__TASK STATEMENT__. Which lines below hold the word "distinct"? Copy all of them.

(Dataset excerpts)
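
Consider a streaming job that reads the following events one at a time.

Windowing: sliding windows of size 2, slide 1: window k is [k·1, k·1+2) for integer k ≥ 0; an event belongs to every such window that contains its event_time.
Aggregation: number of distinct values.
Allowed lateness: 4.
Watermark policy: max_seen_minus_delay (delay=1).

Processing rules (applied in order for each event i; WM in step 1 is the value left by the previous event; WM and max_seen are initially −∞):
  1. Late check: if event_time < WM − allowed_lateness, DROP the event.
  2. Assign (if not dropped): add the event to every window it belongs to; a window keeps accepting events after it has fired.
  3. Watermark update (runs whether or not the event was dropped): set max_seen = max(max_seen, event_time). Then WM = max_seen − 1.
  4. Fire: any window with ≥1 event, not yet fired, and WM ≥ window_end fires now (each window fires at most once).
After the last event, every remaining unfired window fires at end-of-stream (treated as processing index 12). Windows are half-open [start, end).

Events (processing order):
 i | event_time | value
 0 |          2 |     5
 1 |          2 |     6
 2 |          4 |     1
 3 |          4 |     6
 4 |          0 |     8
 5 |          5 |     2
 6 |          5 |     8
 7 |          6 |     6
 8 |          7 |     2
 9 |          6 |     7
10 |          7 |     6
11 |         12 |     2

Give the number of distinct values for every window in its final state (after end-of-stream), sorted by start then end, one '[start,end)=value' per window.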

__YOUR RESPONSE__.
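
Aggregation: number of distinct values.
Give the number of distinct values for every window in its final state (after end-of-stream), sorted by start then end, one '[start,end)=value' per window.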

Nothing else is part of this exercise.